Work task>
All lines holding the word "below" are to be copied from the records beneath.
=== Material provided ===
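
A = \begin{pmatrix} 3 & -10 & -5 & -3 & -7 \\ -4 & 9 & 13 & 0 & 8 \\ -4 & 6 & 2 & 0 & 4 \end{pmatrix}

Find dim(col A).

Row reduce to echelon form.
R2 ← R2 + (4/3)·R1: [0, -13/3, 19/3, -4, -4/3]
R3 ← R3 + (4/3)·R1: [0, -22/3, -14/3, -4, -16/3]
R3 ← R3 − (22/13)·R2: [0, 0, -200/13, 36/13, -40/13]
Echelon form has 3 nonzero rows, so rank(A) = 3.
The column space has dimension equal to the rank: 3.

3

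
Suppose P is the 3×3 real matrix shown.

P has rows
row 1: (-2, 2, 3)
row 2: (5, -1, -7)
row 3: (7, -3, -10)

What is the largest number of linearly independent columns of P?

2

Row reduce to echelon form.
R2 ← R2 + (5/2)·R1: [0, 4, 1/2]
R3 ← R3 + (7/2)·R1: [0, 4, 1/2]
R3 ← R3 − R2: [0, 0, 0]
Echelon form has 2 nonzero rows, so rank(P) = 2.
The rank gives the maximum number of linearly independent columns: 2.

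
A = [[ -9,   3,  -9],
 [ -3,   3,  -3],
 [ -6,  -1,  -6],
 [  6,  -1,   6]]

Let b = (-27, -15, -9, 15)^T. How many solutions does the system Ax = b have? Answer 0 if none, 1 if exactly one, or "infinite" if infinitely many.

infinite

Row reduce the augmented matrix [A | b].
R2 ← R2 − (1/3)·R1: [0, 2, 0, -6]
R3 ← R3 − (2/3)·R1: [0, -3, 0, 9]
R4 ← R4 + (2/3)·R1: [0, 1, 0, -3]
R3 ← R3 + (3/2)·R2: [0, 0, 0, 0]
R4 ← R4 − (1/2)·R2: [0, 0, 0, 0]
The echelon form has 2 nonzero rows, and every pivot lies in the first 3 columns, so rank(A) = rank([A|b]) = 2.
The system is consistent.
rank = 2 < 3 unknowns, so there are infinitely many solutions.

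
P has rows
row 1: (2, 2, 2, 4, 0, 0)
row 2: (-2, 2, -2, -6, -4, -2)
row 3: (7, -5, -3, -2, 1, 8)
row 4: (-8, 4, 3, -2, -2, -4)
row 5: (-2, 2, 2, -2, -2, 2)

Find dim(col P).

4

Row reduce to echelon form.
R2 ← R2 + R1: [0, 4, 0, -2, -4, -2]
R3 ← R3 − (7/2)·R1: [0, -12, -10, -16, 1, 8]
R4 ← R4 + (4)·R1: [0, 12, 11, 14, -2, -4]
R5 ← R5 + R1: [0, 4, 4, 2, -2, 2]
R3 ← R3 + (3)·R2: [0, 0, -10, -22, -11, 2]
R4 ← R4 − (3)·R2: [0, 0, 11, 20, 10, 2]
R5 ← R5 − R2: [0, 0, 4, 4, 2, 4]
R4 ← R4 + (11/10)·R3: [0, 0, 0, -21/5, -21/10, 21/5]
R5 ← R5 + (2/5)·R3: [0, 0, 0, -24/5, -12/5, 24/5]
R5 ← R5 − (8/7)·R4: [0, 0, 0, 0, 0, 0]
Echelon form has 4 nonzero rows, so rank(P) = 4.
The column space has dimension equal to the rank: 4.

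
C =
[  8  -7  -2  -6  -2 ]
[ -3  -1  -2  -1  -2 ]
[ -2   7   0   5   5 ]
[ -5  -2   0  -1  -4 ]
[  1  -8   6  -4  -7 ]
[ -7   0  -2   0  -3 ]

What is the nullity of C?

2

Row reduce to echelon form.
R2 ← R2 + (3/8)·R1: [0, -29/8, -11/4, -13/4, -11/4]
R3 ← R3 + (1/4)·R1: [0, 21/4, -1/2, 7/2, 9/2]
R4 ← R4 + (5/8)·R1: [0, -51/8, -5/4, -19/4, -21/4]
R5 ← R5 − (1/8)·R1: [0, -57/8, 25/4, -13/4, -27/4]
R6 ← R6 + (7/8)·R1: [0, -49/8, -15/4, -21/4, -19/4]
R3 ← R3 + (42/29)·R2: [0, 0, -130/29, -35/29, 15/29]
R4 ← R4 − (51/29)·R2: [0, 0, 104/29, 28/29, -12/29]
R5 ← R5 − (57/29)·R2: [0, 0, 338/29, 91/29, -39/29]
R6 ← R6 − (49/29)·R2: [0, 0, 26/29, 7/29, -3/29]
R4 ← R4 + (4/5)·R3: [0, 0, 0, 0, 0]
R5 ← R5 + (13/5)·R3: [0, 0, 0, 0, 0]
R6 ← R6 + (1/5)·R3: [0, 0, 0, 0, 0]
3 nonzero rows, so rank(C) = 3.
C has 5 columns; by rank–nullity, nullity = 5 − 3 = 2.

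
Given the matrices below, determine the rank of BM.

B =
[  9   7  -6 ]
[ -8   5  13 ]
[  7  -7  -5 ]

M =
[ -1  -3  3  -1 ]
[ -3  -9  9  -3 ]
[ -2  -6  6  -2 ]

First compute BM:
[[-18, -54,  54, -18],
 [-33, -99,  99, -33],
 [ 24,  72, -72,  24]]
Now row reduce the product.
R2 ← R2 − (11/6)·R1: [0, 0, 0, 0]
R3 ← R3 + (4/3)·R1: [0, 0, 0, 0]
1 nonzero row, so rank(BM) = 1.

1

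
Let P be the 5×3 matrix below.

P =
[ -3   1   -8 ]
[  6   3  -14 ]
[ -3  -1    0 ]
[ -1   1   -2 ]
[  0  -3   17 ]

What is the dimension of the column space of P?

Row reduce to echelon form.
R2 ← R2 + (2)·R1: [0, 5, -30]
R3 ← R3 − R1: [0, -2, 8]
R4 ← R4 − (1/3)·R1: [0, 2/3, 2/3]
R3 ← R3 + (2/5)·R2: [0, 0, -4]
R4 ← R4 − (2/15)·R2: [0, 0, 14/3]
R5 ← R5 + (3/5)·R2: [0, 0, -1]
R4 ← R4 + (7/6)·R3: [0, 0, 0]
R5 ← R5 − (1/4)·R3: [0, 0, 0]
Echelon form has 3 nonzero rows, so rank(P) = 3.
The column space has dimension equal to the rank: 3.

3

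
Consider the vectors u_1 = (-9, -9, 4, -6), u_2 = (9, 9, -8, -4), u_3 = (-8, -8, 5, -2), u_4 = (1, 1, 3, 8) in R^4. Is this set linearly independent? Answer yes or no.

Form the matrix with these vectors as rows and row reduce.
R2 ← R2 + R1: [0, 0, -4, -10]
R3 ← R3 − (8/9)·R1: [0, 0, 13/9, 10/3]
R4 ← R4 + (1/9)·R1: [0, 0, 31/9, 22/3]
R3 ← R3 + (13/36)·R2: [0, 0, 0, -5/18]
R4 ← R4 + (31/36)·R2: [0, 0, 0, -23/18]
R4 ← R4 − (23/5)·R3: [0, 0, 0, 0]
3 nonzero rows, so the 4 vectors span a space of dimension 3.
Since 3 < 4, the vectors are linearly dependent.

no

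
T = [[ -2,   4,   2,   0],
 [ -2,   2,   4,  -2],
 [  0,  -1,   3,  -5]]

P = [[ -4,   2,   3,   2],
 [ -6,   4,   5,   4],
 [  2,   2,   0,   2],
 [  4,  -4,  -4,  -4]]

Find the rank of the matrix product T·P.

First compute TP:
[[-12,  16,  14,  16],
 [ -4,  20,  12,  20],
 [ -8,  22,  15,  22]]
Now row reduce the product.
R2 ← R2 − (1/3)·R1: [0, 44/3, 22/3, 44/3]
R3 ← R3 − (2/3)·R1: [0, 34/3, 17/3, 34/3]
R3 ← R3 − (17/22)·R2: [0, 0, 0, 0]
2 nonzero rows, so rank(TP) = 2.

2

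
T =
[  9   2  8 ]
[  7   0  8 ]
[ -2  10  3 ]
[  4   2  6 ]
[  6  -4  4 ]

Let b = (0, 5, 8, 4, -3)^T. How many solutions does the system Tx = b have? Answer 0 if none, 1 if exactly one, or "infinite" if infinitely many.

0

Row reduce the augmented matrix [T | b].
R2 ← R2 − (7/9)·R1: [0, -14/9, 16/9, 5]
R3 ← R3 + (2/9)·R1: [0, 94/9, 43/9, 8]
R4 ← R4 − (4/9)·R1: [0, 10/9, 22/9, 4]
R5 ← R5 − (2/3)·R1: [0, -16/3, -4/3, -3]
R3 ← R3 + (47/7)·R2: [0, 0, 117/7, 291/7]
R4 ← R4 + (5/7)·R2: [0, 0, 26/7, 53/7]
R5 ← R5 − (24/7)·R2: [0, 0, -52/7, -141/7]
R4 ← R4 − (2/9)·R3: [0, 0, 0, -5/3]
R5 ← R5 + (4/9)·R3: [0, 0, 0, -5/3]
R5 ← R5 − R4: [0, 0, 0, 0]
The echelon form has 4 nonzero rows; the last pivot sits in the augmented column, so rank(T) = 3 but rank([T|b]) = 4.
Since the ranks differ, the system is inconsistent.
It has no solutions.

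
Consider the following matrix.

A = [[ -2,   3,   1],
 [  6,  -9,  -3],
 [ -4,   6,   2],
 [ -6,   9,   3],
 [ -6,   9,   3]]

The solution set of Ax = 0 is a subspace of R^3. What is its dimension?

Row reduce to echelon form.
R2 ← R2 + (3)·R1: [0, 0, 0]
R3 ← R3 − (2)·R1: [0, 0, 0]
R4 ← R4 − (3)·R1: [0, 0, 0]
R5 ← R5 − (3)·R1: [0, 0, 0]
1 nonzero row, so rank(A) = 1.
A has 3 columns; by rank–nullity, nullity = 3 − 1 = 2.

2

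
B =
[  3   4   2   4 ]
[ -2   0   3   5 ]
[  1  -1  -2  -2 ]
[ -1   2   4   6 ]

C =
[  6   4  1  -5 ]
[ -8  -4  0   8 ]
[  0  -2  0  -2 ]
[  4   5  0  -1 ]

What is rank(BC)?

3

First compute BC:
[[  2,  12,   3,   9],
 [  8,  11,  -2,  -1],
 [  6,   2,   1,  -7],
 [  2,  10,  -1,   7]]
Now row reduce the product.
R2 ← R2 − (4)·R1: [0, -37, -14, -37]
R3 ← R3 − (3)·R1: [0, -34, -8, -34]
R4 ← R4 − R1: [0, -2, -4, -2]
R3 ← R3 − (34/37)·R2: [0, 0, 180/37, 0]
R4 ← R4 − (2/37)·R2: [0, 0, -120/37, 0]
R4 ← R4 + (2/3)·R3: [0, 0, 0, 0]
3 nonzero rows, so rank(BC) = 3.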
===
Written reply>
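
Given the matrices below, determine the rank of BM.
Let P be the 5×3 matrix below.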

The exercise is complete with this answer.